- _WHAT TO PRODUCE_: Return every line below exactly, leaving nothing out.

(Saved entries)
━━━━━━━━━━
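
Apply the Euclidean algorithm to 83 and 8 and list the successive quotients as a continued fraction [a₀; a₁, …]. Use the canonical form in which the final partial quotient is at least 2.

[10; 2, 1, 2]

83 = 10·8 + 3, so a_0 = 10
8 = 2·3 + 2, so a_1 = 2
3 = 1·2 + 1, so a_2 = 1
2 = 2·1 + 0, so a_3 = 2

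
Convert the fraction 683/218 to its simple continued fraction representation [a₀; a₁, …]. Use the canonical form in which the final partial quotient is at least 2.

[3; 7, 1, 1, 14]

⌊683/218⌋ = 3, remainder 29
⌊218/29⌋ = 7, remainder 15
⌊29/15⌋ = 1, remainder 14
⌊15/14⌋ = 1, remainder 1
⌊14/1⌋ = 14, remainder 0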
━━━━━━━━━━
- _COMPLETED EXERCISE_:
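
Apply the Euclidean algorithm to 83 and 8 and list the successive quotients as a continued fraction [a₀; a₁, …]. Use the canonical form in which the final partial quotient is at least 2.

[10; 2, 1, 2]

83 = 10·8 + 3, so a_0 = 10
8 = 2·3 + 2, so a_1 = 2
3 = 1·2 + 1, so a_2 = 1
2 = 2·1 + 0, so a_3 = 2

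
Convert the fraction 683/218 to its simple continued fraction representation [a₀; a₁, …]. Use the canonical form in which the final partial quotient is at least 2.

[3; 7, 1, 1, 14]

⌊683/218⌋ = 3, remainder 29
⌊218/29⌋ = 7, remainder 15
⌊29/15⌋ = 1, remainder 14
⌊15/14⌋ = 1, remainder 1
⌊14/1⌋ = 14, remainder 0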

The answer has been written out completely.